AIM OF THE TASK
Return the whole listing, keeping every character the same.

EXTRACTED MATERIAL
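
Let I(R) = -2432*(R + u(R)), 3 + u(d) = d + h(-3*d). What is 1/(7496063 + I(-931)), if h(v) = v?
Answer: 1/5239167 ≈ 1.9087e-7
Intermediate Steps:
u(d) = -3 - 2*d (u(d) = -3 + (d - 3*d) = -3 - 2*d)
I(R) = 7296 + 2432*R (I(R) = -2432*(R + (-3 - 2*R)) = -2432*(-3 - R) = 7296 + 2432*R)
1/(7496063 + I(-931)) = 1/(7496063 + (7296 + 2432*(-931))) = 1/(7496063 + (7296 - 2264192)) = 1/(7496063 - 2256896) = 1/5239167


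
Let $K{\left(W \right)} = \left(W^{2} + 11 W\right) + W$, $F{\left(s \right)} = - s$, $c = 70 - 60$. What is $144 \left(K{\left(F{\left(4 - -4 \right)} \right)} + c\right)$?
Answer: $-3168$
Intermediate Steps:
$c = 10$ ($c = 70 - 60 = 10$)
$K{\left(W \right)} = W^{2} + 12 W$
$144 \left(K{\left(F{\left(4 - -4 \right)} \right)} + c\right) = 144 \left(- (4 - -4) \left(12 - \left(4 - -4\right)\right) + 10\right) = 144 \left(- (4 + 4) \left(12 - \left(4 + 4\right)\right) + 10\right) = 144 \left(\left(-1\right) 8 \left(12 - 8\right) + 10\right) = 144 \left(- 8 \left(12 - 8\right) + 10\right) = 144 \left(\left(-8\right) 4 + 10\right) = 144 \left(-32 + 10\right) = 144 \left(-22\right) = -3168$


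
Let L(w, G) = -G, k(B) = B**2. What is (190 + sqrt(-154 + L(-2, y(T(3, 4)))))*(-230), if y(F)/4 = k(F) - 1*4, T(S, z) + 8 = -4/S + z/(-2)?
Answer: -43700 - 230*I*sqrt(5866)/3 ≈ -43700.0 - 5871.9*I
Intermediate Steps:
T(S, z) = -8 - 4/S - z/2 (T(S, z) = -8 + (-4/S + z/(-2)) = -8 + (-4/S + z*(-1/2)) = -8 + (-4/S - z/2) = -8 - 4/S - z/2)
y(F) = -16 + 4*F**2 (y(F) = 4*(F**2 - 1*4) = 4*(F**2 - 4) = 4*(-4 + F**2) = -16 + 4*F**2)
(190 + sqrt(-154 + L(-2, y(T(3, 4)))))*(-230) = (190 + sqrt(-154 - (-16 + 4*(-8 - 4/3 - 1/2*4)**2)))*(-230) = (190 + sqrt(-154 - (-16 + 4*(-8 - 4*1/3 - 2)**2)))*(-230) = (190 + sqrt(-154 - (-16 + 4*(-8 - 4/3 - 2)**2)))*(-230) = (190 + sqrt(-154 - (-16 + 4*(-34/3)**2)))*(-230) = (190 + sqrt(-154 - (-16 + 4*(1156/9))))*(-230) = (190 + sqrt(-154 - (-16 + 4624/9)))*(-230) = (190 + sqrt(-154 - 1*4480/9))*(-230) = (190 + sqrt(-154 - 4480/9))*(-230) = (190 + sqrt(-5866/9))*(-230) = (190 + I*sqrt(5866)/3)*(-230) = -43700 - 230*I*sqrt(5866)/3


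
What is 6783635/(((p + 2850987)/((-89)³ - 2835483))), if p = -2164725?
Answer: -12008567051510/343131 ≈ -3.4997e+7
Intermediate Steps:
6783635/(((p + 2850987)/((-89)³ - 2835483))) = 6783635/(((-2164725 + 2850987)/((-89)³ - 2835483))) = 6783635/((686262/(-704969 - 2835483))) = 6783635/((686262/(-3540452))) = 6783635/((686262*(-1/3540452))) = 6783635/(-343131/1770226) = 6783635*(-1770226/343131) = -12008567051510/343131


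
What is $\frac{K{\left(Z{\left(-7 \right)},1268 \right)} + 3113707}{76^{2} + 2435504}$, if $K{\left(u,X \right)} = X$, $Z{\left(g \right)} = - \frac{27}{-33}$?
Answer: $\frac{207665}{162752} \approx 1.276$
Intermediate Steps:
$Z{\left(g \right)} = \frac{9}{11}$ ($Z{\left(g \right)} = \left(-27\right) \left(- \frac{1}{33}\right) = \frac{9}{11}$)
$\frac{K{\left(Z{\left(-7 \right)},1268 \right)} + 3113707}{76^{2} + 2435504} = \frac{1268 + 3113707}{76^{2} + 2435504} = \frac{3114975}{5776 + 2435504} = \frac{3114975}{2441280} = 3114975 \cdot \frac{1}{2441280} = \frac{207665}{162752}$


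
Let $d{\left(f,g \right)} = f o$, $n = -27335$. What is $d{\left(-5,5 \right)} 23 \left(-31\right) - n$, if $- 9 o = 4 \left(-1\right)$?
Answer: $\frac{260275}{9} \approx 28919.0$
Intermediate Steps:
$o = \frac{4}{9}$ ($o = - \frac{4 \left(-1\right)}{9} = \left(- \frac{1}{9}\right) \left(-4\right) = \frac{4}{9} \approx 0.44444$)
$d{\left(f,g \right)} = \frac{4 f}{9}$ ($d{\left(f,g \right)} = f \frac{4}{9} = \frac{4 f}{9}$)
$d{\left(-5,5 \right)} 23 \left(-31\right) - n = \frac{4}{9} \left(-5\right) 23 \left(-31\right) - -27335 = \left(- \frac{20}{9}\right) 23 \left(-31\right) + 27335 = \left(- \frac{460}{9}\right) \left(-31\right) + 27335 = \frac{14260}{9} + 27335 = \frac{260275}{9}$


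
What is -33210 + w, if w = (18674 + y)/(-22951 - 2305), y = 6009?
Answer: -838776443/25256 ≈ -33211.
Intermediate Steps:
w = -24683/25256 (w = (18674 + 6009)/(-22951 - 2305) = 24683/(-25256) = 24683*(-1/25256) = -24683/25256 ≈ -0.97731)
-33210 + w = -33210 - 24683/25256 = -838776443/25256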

THE ANSWER
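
Let I(R) = -2432*(R + u(R)), 3 + u(d) = d + h(-3*d). What is 1/(7496063 + I(-931)), if h(v) = v?
Answer: 1/5239167 ≈ 1.9087e-7
Intermediate Steps:
u(d) = -3 - 2*d (u(d) = -3 + (d - 3*d) = -3 - 2*d)
I(R) = 7296 + 2432*R (I(R) = -2432*(R + (-3 - 2*R)) = -2432*(-3 - R) = 7296 + 2432*R)
1/(7496063 + I(-931)) = 1/(7496063 + (7296 + 2432*(-931))) = 1/(7496063 + (7296 - 2264192)) = 1/(7496063 - 2256896) = 1/5239167


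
Let $K{\left(W \right)} = \left(W^{2} + 11 W\right) + W$, $F{\left(s \right)} = - s$, $c = 70 - 60$. What is $144 \left(K{\left(F{\left(4 - -4 \right)} \right)} + c\right)$?
Answer: $-3168$
Intermediate Steps:
$c = 10$ ($c = 70 - 60 = 10$)
$K{\left(W \right)} = W^{2} + 12 W$
$144 \left(K{\left(F{\left(4 - -4 \right)} \right)} + c\right) = 144 \left(- (4 - -4) \left(12 - \left(4 - -4\right)\right) + 10\right) = 144 \left(- (4 + 4) \left(12 - \left(4 + 4\right)\right) + 10\right) = 144 \left(\left(-1\right) 8 \left(12 - 8\right) + 10\right) = 144 \left(- 8 \left(12 - 8\right) + 10\right) = 144 \left(\left(-8\right) 4 + 10\right) = 144 \left(-32 + 10\right) = 144 \left(-22\right) = -3168$


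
Let L(w, G) = -G, k(B) = B**2. What is (190 + sqrt(-154 + L(-2, y(T(3, 4)))))*(-230), if y(F)/4 = k(F) - 1*4, T(S, z) + 8 = -4/S + z/(-2)?
Answer: -43700 - 230*I*sqrt(5866)/3 ≈ -43700.0 - 5871.9*I
Intermediate Steps:
T(S, z) = -8 - 4/S - z/2 (T(S, z) = -8 + (-4/S + z/(-2)) = -8 + (-4/S + z*(-1/2)) = -8 + (-4/S - z/2) = -8 - 4/S - z/2)
y(F) = -16 + 4*F**2 (y(F) = 4*(F**2 - 1*4) = 4*(F**2 - 4) = 4*(-4 + F**2) = -16 + 4*F**2)
(190 + sqrt(-154 + L(-2, y(T(3, 4)))))*(-230) = (190 + sqrt(-154 - (-16 + 4*(-8 - 4/3 - 1/2*4)**2)))*(-230) = (190 + sqrt(-154 - (-16 + 4*(-8 - 4*1/3 - 2)**2)))*(-230) = (190 + sqrt(-154 - (-16 + 4*(-8 - 4/3 - 2)**2)))*(-230) = (190 + sqrt(-154 - (-16 + 4*(-34/3)**2)))*(-230) = (190 + sqrt(-154 - (-16 + 4*(1156/9))))*(-230) = (190 + sqrt(-154 - (-16 + 4624/9)))*(-230) = (190 + sqrt(-154 - 1*4480/9))*(-230) = (190 + sqrt(-154 - 4480/9))*(-230) = (190 + sqrt(-5866/9))*(-230) = (190 + I*sqrt(5866)/3)*(-230) = -43700 - 230*I*sqrt(5866)/3


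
What is 6783635/(((p + 2850987)/((-89)³ - 2835483))), if p = -2164725?
Answer: -12008567051510/343131 ≈ -3.4997e+7
Intermediate Steps:
6783635/(((p + 2850987)/((-89)³ - 2835483))) = 6783635/(((-2164725 + 2850987)/((-89)³ - 2835483))) = 6783635/((686262/(-704969 - 2835483))) = 6783635/((686262/(-3540452))) = 6783635/((686262*(-1/3540452))) = 6783635/(-343131/1770226) = 6783635*(-1770226/343131) = -12008567051510/343131


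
What is $\frac{K{\left(Z{\left(-7 \right)},1268 \right)} + 3113707}{76^{2} + 2435504}$, if $K{\left(u,X \right)} = X$, $Z{\left(g \right)} = - \frac{27}{-33}$?
Answer: $\frac{207665}{162752} \approx 1.276$
Intermediate Steps:
$Z{\left(g \right)} = \frac{9}{11}$ ($Z{\left(g \right)} = \left(-27\right) \left(- \frac{1}{33}\right) = \frac{9}{11}$)
$\frac{K{\left(Z{\left(-7 \right)},1268 \right)} + 3113707}{76^{2} + 2435504} = \frac{1268 + 3113707}{76^{2} + 2435504} = \frac{3114975}{5776 + 2435504} = \frac{3114975}{2441280} = 3114975 \cdot \frac{1}{2441280} = \frac{207665}{162752}$


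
Let $d{\left(f,g \right)} = f o$, $n = -27335$. What is $d{\left(-5,5 \right)} 23 \left(-31\right) - n$, if $- 9 o = 4 \left(-1\right)$?
Answer: $\frac{260275}{9} \approx 28919.0$
Intermediate Steps:
$o = \frac{4}{9}$ ($o = - \frac{4 \left(-1\right)}{9} = \left(- \frac{1}{9}\right) \left(-4\right) = \frac{4}{9} \approx 0.44444$)
$d{\left(f,g \right)} = \frac{4 f}{9}$ ($d{\left(f,g \right)} = f \frac{4}{9} = \frac{4 f}{9}$)
$d{\left(-5,5 \right)} 23 \left(-31\right) - n = \frac{4}{9} \left(-5\right) 23 \left(-31\right) - -27335 = \left(- \frac{20}{9}\right) 23 \left(-31\right) + 27335 = \left(- \frac{460}{9}\right) \left(-31\right) + 27335 = \frac{14260}{9} + 27335 = \frac{260275}{9}$


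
What is -33210 + w, if w = (18674 + y)/(-22951 - 2305), y = 6009?
Answer: -838776443/25256 ≈ -33211.
Intermediate Steps:
w = -24683/25256 (w = (18674 + 6009)/(-22951 - 2305) = 24683/(-25256) = 24683*(-1/25256) = -24683/25256 ≈ -0.97731)
-33210 + w = -33210 - 24683/25256 = -838776443/25256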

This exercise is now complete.